Work to be completed: Please reproduce, exactly and in full, the lines running from the one that contains "A moon can be" to the end of the entries.

┌──

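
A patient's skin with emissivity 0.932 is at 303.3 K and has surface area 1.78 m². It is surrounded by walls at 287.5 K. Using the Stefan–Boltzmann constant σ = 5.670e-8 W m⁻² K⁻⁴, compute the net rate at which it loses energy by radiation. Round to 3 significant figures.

Net loss ≈ 153 W

Area A = 1.78 m².
Net radiated power P_net = εσA(T⁴ − T₀⁴) = 0.932×5.670×10⁻⁸×1.78×(303.3⁴ − 287.5⁴).
T⁴ − T₀⁴ = 8.46232×10⁹ − 6.83206×10⁹ = 1.63026×10⁹ K⁴, so P_net = 153 W.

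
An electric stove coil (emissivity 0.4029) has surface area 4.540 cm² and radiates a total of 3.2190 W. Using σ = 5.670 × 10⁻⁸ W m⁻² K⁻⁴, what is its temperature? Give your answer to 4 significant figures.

Area A = 4.540 cm² = 4.540×10⁻⁴ m².
P = εσAT⁴ ⇒ T = (P/(εσA))^(1/4) = (3.2190/(0.4029×5.670×10⁻⁸×4.540×10⁻⁴))^(1/4) = 746.4 K.

T ≈ 746.4 K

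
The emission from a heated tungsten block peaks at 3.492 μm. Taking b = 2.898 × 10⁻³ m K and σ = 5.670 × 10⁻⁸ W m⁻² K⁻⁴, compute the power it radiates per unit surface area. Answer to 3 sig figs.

I ≈ 2.69×10⁴ W/m²

Wien's law: T = b/λ_max = 2.898×10⁻³/3.492×10⁻⁶ = 829.897 K.
Then I = σT⁴ = 5.670×10⁻⁸×(829.897)⁴ = 2.69×10⁴ W/m².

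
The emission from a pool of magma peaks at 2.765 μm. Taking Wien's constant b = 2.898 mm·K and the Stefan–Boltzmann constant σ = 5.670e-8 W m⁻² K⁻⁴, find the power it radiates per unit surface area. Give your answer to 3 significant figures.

Wien's law: T = b/λ_max = 2.898×10⁻³/2.765×10⁻⁶ = 1048.10 K.
Then I = σT⁴ = 5.670×10⁻⁸×(1048.10)⁴ = 6.84×10⁴ W/m².

I ≈ 6.84×10⁴ W/m²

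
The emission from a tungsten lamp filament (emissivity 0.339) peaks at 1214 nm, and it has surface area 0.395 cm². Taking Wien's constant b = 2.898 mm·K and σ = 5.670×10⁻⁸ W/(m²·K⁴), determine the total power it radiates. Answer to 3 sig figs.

P ≈ 24.7 W

Wien's law: T = b/λ_max = 2.898×10⁻³/1.214×10⁻⁶ = 2387.15 K.
Area A = 0.395 cm² = 3.95×10⁻⁵ m².
Then P = εσAT⁴ = 0.339×5.670×10⁻⁸×3.95×10⁻⁵×(2387.15)⁴ = 24.7 W.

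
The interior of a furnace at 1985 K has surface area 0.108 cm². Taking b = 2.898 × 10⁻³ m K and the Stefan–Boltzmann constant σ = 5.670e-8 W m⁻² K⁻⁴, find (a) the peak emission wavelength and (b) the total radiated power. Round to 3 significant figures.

(a) λ_max = b/T = 2.898×10⁻³/1985 = 1.460×10⁻⁶ m = 1.46 μm.
Area A = 0.108 cm² = 1.08×10⁻⁵ m².
(b) P = σAT⁴ = 5.670×10⁻⁸×1.08×10⁻⁵×(1985)⁴ = 9.51 W.

λ_max ≈ 1.46 μm; P ≈ 9.51 W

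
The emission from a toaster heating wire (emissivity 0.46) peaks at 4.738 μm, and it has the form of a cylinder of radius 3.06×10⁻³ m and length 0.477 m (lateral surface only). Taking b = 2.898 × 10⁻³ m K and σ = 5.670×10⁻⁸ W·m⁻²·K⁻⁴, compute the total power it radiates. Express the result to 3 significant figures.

Wien's law: T = b/λ_max = 2.898×10⁻³/4.738×10⁻⁶ = 611.650 K.
Lateral area A = 2πrL = 2π×3.06×10⁻³×0.477 = 9.17106×10⁻³ m².
Then P = εσAT⁴ = 0.46×5.670×10⁻⁸×9.17106×10⁻³×(611.650)⁴ = 33.5 W.

P ≈ 33.5 W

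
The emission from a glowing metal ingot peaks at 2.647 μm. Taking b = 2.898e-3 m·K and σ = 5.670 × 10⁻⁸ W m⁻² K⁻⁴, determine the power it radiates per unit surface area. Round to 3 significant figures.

Wien's law: T = b/λ_max = 2.898×10⁻³/2.647×10⁻⁶ = 1094.82 K.
Then I = σT⁴ = 5.670×10⁻⁸×(1094.82)⁴ = 8.15×10⁴ W/m².

I ≈ 8.15×10⁴ W/m²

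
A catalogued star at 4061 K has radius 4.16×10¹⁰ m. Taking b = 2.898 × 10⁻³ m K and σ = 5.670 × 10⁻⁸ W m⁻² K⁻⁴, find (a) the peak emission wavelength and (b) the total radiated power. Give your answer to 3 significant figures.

(a) λ_max = b/T = 2.898×10⁻³/4061 = 7.136×10⁻⁷ m = 714 nm.
Surface area A = 4πR² = 4π(4.16×10¹⁰ m)² = 2.17469×10²² m².
(b) P = σAT⁴ = 5.670×10⁻⁸×2.17469×10²²×(4061)⁴ = 3.35×10²⁹ W.

λ_max ≈ 714 nm; P ≈ 3.35×10²⁹ W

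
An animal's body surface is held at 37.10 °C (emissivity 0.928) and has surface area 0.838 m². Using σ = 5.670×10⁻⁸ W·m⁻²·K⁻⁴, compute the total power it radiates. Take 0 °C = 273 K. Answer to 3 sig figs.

T = 37.10 °C + 273 = 310.10 K.
Area A = 0.838 m².
P = εσAT⁴ = 0.928 × 5.670×10⁻⁸ × 0.838 × (310.10)⁴ = 408 W.

P ≈ 408 W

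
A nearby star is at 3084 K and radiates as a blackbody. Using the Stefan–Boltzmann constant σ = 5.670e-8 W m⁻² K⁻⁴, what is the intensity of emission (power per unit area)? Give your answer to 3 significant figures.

Stefan–Boltzmann: I = σT⁴ = 5.670×10⁻⁸ × (3084)⁴ = 5.13×10⁶ W/m².

I ≈ 5.13×10⁶ W/m²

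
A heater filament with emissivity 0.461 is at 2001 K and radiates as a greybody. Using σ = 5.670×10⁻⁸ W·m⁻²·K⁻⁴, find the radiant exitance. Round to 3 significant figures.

I ≈ 4.19×10⁵ W/m²

Stefan–Boltzmann: I = εσT⁴ = 0.461 × 5.670×10⁻⁸ × (2001)⁴ = 4.19×10⁵ W/m².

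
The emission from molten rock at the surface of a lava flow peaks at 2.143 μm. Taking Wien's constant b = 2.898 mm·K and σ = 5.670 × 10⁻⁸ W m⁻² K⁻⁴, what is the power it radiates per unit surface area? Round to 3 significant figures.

I ≈ 1.90×10⁵ W/m²

Wien's law: T = b/λ_max = 2.898×10⁻³/2.143×10⁻⁶ = 1352.31 K.
Then I = σT⁴ = 5.670×10⁻⁸×(1352.31)⁴ = 1.90×10⁵ W/m².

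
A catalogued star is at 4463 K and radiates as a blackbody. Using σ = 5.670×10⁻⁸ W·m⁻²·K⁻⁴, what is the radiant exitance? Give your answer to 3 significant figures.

Stefan–Boltzmann: I = σT⁴ = 5.670×10⁻⁸ × (4463)⁴ = 2.25×10⁷ W/m².

I ≈ 2.25×10⁷ W/m²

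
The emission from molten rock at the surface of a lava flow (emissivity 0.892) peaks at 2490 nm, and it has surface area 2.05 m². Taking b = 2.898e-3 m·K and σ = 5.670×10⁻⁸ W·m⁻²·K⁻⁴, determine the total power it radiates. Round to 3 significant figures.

P ≈ 1.90×10⁵ W

Wien's law: T = b/λ_max = 2.898×10⁻³/2.490×10⁻⁶ = 1163.86 K.
Area A = 2.05 m².
Then P = εσAT⁴ = 0.892×5.670×10⁻⁸×2.05×(1163.86)⁴ = 1.90×10⁵ W.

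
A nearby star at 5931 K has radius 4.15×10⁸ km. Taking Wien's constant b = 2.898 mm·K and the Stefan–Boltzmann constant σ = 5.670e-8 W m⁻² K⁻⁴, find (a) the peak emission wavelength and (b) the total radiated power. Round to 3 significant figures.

λ_max ≈ 0.489 μm; P ≈ 1.52×10³² W

(a) λ_max = b/T = 2.898×10⁻³/5931 = 4.886×10⁻⁷ m = 0.489 μm.
Surface area A = 4πR² = 4π(4.15×10¹¹ m)² = 2.16424×10²⁴ m².
(b) P = σAT⁴ = 5.670×10⁻⁸×2.16424×10²⁴×(5931)⁴ = 1.52×10³² W.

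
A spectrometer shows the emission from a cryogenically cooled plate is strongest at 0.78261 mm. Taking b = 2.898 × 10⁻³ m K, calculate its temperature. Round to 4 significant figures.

Wien's law gives T = b/λ_max = (2.898×10⁻³ m·K)/(7.8261×10⁻⁴ m) = 3.703 K.

T ≈ 3.703 K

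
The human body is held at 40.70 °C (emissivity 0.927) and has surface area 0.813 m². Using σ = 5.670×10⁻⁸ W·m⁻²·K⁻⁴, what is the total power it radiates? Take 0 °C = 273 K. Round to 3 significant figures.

T = 40.70 °C + 273 = 313.70 K.
Area A = 0.813 m².
P = εσAT⁴ = 0.927 × 5.670×10⁻⁸ × 0.813 × (313.70)⁴ = 414 W.

P ≈ 414 W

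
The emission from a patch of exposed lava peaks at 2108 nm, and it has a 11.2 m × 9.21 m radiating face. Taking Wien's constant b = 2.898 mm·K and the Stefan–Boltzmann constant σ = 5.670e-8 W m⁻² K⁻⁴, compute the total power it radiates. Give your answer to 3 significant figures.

P ≈ 2.09×10⁷ W

Wien's law: T = b/λ_max = 2.898×10⁻³/2.108×10⁻⁶ = 1374.76 K.
Area A = 11.2 × 9.21 = 103.152 m².
Then P = σAT⁴ = 5.670×10⁻⁸×103.152×(1374.76)⁴ = 2.09×10⁷ W.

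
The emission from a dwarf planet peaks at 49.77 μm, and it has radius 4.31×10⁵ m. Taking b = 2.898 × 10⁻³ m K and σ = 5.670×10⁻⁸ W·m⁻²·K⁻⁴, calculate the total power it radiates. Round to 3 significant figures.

Wien's law: T = b/λ_max = 2.898×10⁻³/4.977×10⁻⁵ = 58.2278 K.
Surface area A = 4πR² = 4π(4.31×10⁵ m)² = 2.33434×10¹² m².
Then P = σAT⁴ = 5.670×10⁻⁸×2.33434×10¹²×(58.2278)⁴ = 1.52×10¹² W.

P ≈ 1.52×10¹² W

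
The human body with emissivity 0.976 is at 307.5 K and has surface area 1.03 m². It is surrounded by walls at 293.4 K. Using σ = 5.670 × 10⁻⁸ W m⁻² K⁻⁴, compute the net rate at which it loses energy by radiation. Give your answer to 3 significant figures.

Net loss ≈ 87.2 W

Area A = 1.03 m².
Net radiated power P_net = εσA(T⁴ − T₀⁴) = 0.976×5.670×10⁻⁸×1.03×(307.5⁴ − 293.4⁴).
T⁴ − T₀⁴ = 8.94088×10⁹ − 7.41038×10⁹ = 1.53050×10⁹ K⁴, so P_net = 87.2 W.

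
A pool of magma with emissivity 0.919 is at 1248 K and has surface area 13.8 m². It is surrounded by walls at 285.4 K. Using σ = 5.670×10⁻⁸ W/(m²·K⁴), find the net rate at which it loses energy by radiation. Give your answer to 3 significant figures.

Area A = 13.8 m².
Net radiated power P_net = εσA(T⁴ − T₀⁴) = 0.919×5.670×10⁻⁸×13.8×(1248⁴ − 285.4⁴).
T⁴ − T₀⁴ = 2.42582×10¹² − 6.63462×10⁹ = 2.41919×10¹² K⁴, so P_net = 1.74×10⁶ W.

Net loss ≈ 1.74×10⁶ W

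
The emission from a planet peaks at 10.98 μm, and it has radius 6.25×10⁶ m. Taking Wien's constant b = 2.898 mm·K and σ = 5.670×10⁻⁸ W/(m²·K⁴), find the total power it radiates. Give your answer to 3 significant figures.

Wien's law: T = b/λ_max = 2.898×10⁻³/1.098×10⁻⁵ = 263.934 K.
Surface area A = 4πR² = 4π(6.25×10⁶ m)² = 4.90874×10¹⁴ m².
Then P = σAT⁴ = 5.670×10⁻⁸×4.90874×10¹⁴×(263.934)⁴ = 1.35×10¹⁷ W.

P ≈ 1.35×10¹⁷ W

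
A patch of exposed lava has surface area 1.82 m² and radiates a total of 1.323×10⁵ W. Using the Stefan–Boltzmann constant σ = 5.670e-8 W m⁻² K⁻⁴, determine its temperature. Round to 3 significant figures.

T ≈ 1.06×10³ K

Area A = 1.82 m².
P = σAT⁴ ⇒ T = (P/(σA))^(1/4) = (1.323×10⁵/(5.670×10⁻⁸×1.82))^(1/4) = 1.06×10³ K.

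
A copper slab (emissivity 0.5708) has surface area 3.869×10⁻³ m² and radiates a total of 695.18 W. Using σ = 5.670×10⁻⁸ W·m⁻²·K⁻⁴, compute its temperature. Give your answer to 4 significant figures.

T ≈ 1535 K

Area A = 3.869×10⁻³ m².
P = εσAT⁴ ⇒ T = (P/(εσA))^(1/4) = (695.18/(0.5708×5.670×10⁻⁸×3.869×10⁻³))^(1/4) = 1535 K.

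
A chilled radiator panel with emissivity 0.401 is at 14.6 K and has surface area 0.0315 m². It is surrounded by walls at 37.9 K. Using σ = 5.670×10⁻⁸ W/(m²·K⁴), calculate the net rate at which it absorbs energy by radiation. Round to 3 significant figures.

Area A = 0.0315 m².
Net radiated power P_net = εσA(T⁴ − T₀⁴) = 0.401×5.670×10⁻⁸×0.0315×(14.6⁴ − 37.9⁴).
T⁴ − T₀⁴ = 45437.2 − 2.06327×10⁶ = -2.01783×10⁶ K⁴, so P_net = -1.45×10⁻³ W — negative, meaning a net gain of 1.45×10⁻³ W.

Net gain ≈ 1.45×10⁻³ W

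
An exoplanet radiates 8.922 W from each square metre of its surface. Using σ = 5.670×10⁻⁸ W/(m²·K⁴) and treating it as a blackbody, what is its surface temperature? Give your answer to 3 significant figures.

T ≈ 112 K

I = σT⁴, so T = (I/σ)^(1/4) = (8.922/(5.670×10⁻⁸))^(1/4) = 112 K.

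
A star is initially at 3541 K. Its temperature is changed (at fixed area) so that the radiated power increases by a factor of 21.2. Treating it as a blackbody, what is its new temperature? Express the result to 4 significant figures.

T₂ ≈ 7598 K

P ∝ T⁴, so T₂/T₁ = (P₂/P₁)^(1/4) = (21.2)^(1/4) = 2.14577.
T₂ = 3541 × 2.14577 = 7598 K.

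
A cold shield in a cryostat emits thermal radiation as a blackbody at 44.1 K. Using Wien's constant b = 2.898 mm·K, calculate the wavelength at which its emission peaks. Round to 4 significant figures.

Wien's displacement law: λ_max = b/T = (2.898×10⁻³ m·K)/(44.1 K) = 6.5714×10⁻⁵ m.
That is 65.71 μm, in the infrared range.

λ_max ≈ 65.71 μm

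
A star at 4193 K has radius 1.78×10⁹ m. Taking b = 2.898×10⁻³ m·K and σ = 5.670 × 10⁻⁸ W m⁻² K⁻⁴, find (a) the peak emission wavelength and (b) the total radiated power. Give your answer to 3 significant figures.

λ_max ≈ 0.691 μm; P ≈ 6.98×10²⁶ W

(a) λ_max = b/T = 2.898×10⁻³/4193 = 6.912×10⁻⁷ m = 0.691 μm.
Surface area A = 4πR² = 4π(1.78×10⁹ m)² = 3.98153×10¹⁹ m².
(b) P = σAT⁴ = 5.670×10⁻⁸×3.98153×10¹⁹×(4193)⁴ = 6.98×10²⁶ W.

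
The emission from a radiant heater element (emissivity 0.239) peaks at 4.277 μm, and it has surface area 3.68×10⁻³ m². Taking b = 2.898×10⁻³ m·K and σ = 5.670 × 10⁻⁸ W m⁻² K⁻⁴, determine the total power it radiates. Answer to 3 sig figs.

P ≈ 10.5 W

Wien's law: T = b/λ_max = 2.898×10⁻³/4.277×10⁻⁶ = 677.578 K.
Area A = 3.68×10⁻³ m².
Then P = εσAT⁴ = 0.239×5.670×10⁻⁸×3.68×10⁻³×(677.578)⁴ = 10.5 W.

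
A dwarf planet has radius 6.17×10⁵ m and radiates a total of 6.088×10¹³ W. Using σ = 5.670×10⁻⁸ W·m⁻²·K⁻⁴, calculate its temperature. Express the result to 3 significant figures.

T ≈ 122 K

Surface area A = 4πR² = 4π(6.17×10⁵ m)² = 4.78388×10¹² m².
P = σAT⁴ ⇒ T = (P/(σA))^(1/4) = (6.088×10¹³/(5.670×10⁻⁸×4.78388×10¹²))^(1/4) = 122 K.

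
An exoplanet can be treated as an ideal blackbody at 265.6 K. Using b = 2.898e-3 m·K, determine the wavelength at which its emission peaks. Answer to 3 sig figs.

λ_max ≈ 10.9 μm

Wien's displacement law: λ_max = b/T = (2.898×10⁻³ m·K)/(265.6 K) = 1.091×10⁻⁵ m.
That is 10.9 μm, in the infrared range.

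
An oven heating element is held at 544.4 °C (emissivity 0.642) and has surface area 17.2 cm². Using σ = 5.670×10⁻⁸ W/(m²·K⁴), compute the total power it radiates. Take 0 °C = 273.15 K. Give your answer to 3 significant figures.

T = 544.4 °C + 273.15 = 817.55 K.
Area A = 17.2 cm² = 1.72×10⁻³ m².
P = εσAT⁴ = 0.642 × 5.670×10⁻⁸ × 1.72×10⁻³ × (817.55)⁴ = 28.0 W.

P ≈ 28.0 W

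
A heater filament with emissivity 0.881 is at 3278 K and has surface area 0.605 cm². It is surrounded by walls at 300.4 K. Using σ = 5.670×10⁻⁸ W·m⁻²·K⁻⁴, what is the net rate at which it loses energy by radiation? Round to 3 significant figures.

Area A = 0.605 cm² = 6.05×10⁻⁵ m².
Net radiated power P_net = εσA(T⁴ − T₀⁴) = 0.881×5.670×10⁻⁸×6.05×10⁻⁵×(3278⁴ − 300.4⁴).
T⁴ − T₀⁴ = 1.15461×10¹⁴ − 8.14329×10⁹ = 1.15453×10¹⁴ K⁴, so P_net = 349 W.

Net loss ≈ 349 W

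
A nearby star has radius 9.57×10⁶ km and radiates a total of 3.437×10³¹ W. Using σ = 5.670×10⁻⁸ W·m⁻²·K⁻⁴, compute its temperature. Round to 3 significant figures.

T ≈ 2.69×10⁴ K

Surface area A = 4πR² = 4π(9.57×10⁹ m)² = 1.15089×10²¹ m².
P = σAT⁴ ⇒ T = (P/(σA))^(1/4) = (3.437×10³¹/(5.670×10⁻⁸×1.15089×10²¹))^(1/4) = 2.69×10⁴ K.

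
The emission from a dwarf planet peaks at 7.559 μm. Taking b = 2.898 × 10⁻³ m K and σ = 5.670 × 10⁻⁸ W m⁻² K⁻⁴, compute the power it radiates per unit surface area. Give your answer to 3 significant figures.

I ≈ 1.22×10³ W/m²

Wien's law: T = b/λ_max = 2.898×10⁻³/7.559×10⁻⁶ = 383.384 K.
Then I = σT⁴ = 5.670×10⁻⁸×(383.384)⁴ = 1.22×10³ W/m².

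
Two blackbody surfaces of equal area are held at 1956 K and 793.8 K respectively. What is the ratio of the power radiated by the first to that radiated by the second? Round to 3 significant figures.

P₁/P₂ ≈ 36.9

With equal areas, P₁/P₂ = (T₁/T₂)⁴ = (1956/793.8)⁴ = 36.9.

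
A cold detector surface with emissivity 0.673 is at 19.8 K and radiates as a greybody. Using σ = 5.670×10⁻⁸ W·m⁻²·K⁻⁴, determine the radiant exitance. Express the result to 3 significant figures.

Stefan–Boltzmann: I = εσT⁴ = 0.673 × 5.670×10⁻⁸ × (19.8)⁴ = 5.86×10⁻³ W/m².

I ≈ 5.86×10⁻³ W/m²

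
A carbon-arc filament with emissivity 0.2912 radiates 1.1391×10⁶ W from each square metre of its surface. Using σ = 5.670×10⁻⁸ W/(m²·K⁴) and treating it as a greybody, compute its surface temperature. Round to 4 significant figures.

T ≈ 2882 K

I = εσT⁴, so T = (I/εσ)^(1/4) = (1.1391×10⁶/(0.2912×5.670×10⁻⁸))^(1/4) = 2882 K.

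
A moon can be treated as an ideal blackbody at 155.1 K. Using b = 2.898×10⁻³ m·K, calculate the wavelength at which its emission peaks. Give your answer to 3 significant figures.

Wien's displacement law: λ_max = b/T = (2.898×10⁻³ m·K)/(155.1 K) = 1.868×10⁻⁵ m.
That is 18.7 μm, in the infrared range.

λ_max ≈ 18.7 μm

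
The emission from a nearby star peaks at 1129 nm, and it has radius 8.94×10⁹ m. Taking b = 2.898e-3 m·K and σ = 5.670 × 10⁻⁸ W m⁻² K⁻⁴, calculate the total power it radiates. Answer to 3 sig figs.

P ≈ 2.47×10²⁷ W

Wien's law: T = b/λ_max = 2.898×10⁻³/1.129×10⁻⁶ = 2566.87 K.
Surface area A = 4πR² = 4π(8.94×10⁹ m)² = 1.00435×10²¹ m².
Then P = σAT⁴ = 5.670×10⁻⁸×1.00435×10²¹×(2566.87)⁴ = 2.47×10²⁷ W.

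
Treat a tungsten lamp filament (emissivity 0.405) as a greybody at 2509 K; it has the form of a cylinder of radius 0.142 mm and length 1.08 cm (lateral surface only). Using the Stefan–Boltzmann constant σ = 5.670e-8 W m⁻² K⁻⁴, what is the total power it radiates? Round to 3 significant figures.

Lateral area A = 2πrL = 2π×1.42×10⁻⁴×0.0108 = 9.63589×10⁻⁶ m².
P = εσAT⁴ = 0.405 × 5.670×10⁻⁸ × 9.63589×10⁻⁶ × (2509)⁴ = 8.77 W.

P ≈ 8.77 W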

└──

Problem solution:
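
A moon can be treated as an ideal blackbody at 155.1 K. Using b = 2.898×10⁻³ m·K, calculate the wavelength at which its emission peaks. Give your answer to 3 significant figures.

Wien's displacement law: λ_max = b/T = (2.898×10⁻³ m·K)/(155.1 K) = 1.868×10⁻⁵ m.
That is 18.7 μm, in the infrared range.

λ_max ≈ 18.7 μm

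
The emission from a nearby star peaks at 1129 nm, and it has radius 8.94×10⁹ m. Taking b = 2.898e-3 m·K and σ = 5.670 × 10⁻⁸ W m⁻² K⁻⁴, calculate the total power it radiates. Answer to 3 sig figs.

P ≈ 2.47×10²⁷ W

Wien's law: T = b/λ_max = 2.898×10⁻³/1.129×10⁻⁶ = 2566.87 K.
Surface area A = 4πR² = 4π(8.94×10⁹ m)² = 1.00435×10²¹ m².
Then P = σAT⁴ = 5.670×10⁻⁸×1.00435×10²¹×(2566.87)⁴ = 2.47×10²⁷ W.

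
Treat a tungsten lamp filament (emissivity 0.405) as a greybody at 2509 K; it has the form of a cylinder of radius 0.142 mm and length 1.08 cm (lateral surface only). Using the Stefan–Boltzmann constant σ = 5.670e-8 W m⁻² K⁻⁴, what is the total power it radiates? Round to 3 significant figures.

Lateral area A = 2πrL = 2π×1.42×10⁻⁴×0.0108 = 9.63589×10⁻⁶ m².
P = εσAT⁴ = 0.405 × 5.670×10⁻⁸ × 9.63589×10⁻⁶ × (2509)⁴ = 8.77 W.

P ≈ 8.77 W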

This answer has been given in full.